ACTIVITY>
Among the entries that follow, find every line with the word "method" and copy it.

Data items>
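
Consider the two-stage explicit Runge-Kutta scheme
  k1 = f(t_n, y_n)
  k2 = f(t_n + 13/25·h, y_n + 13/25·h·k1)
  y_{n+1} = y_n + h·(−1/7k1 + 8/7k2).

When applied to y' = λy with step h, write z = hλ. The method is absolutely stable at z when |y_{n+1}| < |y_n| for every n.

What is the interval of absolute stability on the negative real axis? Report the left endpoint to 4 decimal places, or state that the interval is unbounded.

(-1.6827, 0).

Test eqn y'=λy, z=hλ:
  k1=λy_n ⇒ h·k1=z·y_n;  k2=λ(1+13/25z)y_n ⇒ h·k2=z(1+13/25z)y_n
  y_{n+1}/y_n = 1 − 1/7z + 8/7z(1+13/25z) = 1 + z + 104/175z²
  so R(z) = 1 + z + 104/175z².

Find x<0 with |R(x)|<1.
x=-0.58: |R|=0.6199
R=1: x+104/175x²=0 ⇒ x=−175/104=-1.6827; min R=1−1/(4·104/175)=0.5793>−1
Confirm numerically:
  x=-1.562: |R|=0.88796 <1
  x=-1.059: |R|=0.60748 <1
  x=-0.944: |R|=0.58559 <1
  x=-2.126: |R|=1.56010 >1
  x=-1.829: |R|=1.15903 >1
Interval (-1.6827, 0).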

==

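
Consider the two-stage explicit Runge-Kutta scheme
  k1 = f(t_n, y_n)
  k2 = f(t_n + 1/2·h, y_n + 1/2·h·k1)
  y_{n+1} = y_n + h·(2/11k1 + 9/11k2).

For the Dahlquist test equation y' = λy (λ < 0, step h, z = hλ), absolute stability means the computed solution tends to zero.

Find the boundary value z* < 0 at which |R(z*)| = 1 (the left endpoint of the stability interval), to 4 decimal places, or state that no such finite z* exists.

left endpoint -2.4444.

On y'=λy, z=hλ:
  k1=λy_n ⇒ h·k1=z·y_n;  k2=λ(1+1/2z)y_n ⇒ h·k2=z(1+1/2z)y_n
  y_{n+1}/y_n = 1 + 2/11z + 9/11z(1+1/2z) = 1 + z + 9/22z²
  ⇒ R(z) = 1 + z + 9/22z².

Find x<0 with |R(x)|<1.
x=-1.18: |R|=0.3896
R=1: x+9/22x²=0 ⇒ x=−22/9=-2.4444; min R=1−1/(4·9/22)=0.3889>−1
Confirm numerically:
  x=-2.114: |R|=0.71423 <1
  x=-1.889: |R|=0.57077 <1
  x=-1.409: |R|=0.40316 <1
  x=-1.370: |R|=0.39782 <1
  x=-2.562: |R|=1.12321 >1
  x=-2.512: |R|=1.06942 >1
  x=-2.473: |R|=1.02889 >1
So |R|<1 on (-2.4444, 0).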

--

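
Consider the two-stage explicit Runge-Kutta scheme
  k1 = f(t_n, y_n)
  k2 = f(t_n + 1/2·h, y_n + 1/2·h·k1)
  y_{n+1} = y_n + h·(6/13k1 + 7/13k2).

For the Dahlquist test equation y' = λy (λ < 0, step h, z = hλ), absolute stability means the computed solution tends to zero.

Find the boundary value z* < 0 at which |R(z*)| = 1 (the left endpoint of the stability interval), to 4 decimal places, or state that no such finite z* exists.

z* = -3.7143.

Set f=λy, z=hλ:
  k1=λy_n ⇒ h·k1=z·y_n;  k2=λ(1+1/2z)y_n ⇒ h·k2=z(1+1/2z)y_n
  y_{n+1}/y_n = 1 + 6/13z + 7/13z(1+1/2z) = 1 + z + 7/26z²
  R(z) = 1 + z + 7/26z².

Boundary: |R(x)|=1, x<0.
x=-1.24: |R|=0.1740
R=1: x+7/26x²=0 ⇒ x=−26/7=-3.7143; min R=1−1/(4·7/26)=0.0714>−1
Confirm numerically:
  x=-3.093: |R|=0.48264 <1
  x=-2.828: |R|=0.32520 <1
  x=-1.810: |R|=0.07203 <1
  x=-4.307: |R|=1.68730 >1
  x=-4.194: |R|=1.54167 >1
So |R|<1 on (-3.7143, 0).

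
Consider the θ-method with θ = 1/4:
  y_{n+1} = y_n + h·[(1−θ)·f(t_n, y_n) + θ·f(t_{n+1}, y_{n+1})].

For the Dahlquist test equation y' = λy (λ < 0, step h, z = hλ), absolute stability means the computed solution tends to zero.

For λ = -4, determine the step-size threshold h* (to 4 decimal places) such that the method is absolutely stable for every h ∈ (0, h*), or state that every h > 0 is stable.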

SOLUTION BELOW>
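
When applied to y' = λy with step h, write z = hλ. The method is absolutely stable at z when |y_{n+1}| < |y_n| for every n.
Consider the θ-method with θ = 1/4:
For λ = -4, determine the step-size threshold h* (to 4 decimal places) such that the method is absolutely stable for every h ∈ (0, h*), or state that every h > 0 is stable.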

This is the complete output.